*** Begin section ***

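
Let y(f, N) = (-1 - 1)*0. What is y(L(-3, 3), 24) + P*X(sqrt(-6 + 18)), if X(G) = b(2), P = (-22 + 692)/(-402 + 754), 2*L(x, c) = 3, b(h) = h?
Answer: 335/88 ≈ 3.8068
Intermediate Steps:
L(x, c) = 3/2 (L(x, c) = (1/2)*3 = 3/2)
y(f, N) = 0 (y(f, N) = -2*0 = 0)
P = 335/176 (P = 670/352 = 670*(1/352) = 335/176 ≈ 1.9034)
X(G) = 2
y(L(-3, 3), 24) + P*X(sqrt(-6 + 18)) = 0 + (335/176)*2 = 0 + 335/88 = 335/88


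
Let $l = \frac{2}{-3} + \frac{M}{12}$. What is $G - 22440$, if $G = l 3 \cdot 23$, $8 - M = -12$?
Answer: $-22371$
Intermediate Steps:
$M = 20$ ($M = 8 - -12 = 8 + 12 = 20$)
$l = 1$ ($l = \frac{2}{-3} + \frac{20}{12} = 2 \left(- \frac{1}{3}\right) + 20 \cdot \frac{1}{12} = - \frac{2}{3} + \frac{5}{3} = 1$)
$G = 69$ ($G = 1 \cdot 3 \cdot 23 = 3 \cdot 23 = 69$)
$G - 22440 = 69 - 22440 = -22371$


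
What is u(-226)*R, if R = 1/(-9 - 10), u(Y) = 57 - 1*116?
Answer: 59/19 ≈ 3.1053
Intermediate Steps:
u(Y) = -59 (u(Y) = 57 - 116 = -59)
R = -1/19 (R = 1/(-19) = -1/19 ≈ -0.052632)
u(-226)*R = -59*(-1/19) = 59/19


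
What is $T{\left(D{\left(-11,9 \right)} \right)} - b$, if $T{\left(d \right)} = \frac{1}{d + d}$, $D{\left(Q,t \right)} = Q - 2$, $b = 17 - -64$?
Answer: $- \frac{2107}{26} \approx -81.038$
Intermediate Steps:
$b = 81$ ($b = 17 + 64 = 81$)
$D{\left(Q,t \right)} = -2 + Q$ ($D{\left(Q,t \right)} = Q - 2 = -2 + Q$)
$T{\left(d \right)} = \frac{1}{2 d}$
$T{\left(D{\left(-11,9 \right)} \right)} - b = \frac{1}{2 \left(-2 - 11\right)} - 81 = \frac{1}{2 \left(-13\right)} - 81 = \frac{1}{2} \left(- \frac{1}{13}\right) - 81 = - \frac{1}{26} - 81 = - \frac{2107}{26}$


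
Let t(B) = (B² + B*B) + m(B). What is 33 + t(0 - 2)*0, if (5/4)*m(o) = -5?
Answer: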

*** End section ***

▶ _Task to carry out_
Identify the lines in the entries that hold "What" and return each one.

▶ _Reply_
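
Let y(f, N) = (-1 - 1)*0. What is y(L(-3, 3), 24) + P*X(sqrt(-6 + 18)), if X(G) = b(2), P = (-22 + 692)/(-402 + 754), 2*L(x, c) = 3, b(h) = h?
Let $l = \frac{2}{-3} + \frac{M}{12}$. What is $G - 22440$, if $G = l 3 \cdot 23$, $8 - M = -12$?
What is u(-226)*R, if R = 1/(-9 - 10), u(Y) = 57 - 1*116?
What is $T{\left(D{\left(-11,9 \right)} \right)} - b$, if $T{\left(d \right)} = \frac{1}{d + d}$, $D{\left(Q,t \right)} = Q - 2$, $b = 17 - -64$?
Let t(B) = (B² + B*B) + m(B). What is 33 + t(0 - 2)*0, if (5/4)*m(o) = -5?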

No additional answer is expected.